_ASSIGNED TASK_:
Only one portion of the data is to be written out: from the line bearing "n3 = n1 AND n2" through the line bearing "Which of the". Write it exactly as it appears.
——
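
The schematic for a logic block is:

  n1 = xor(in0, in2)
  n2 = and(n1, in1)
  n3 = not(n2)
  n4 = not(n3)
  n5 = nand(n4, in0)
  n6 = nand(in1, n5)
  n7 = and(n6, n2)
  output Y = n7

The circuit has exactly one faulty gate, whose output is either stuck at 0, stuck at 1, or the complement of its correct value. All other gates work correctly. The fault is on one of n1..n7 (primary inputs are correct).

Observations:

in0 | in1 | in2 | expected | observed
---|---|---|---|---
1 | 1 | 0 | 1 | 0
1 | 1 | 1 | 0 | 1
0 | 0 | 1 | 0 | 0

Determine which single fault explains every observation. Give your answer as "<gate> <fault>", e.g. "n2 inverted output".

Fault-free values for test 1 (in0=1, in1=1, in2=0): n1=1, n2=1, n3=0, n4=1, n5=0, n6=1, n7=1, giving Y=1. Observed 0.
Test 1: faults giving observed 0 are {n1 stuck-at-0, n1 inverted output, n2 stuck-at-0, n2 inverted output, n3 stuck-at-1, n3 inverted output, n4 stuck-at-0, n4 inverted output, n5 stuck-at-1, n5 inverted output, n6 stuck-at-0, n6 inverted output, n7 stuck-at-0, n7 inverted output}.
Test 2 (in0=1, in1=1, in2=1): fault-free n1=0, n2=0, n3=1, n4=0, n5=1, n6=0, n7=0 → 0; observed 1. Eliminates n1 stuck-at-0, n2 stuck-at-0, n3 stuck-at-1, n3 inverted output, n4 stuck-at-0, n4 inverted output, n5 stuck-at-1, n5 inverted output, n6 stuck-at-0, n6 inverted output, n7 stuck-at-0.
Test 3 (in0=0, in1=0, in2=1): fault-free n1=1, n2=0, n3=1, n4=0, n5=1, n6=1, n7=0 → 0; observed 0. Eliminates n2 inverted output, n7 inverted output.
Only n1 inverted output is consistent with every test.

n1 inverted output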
——
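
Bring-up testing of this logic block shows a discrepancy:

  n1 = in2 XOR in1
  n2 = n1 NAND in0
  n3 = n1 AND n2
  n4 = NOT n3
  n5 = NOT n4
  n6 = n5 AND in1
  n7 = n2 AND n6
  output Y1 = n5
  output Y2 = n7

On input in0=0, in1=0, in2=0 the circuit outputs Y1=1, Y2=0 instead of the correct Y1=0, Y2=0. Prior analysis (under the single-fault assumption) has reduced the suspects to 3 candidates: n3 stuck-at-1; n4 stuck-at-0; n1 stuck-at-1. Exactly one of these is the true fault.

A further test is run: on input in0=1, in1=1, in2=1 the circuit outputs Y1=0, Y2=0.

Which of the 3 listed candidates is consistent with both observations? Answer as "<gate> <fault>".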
——
_RESPONSE_:
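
  n3 = n1 AND n2
  n4 = NOT n3
  n5 = NOT n4
  n6 = n5 AND in1
  n7 = n2 AND n6
  output Y1 = n5
  output Y2 = n7

On input in0=0, in1=0, in2=0 the circuit outputs Y1=1, Y2=0 instead of the correct Y1=0, Y2=0. Prior analysis (under the single-fault assumption) has reduced the suspects to 3 candidates: n3 stuck-at-1; n4 stuck-at-0; n1 stuck-at-1. Exactly one of these is the true fault.

A further test is run: on input in0=1, in1=1, in2=1 the circuit outputs Y1=0, Y2=0.

Which of the 3 listed candidates is consistent with both observations? Answer as "<gate> <fault>".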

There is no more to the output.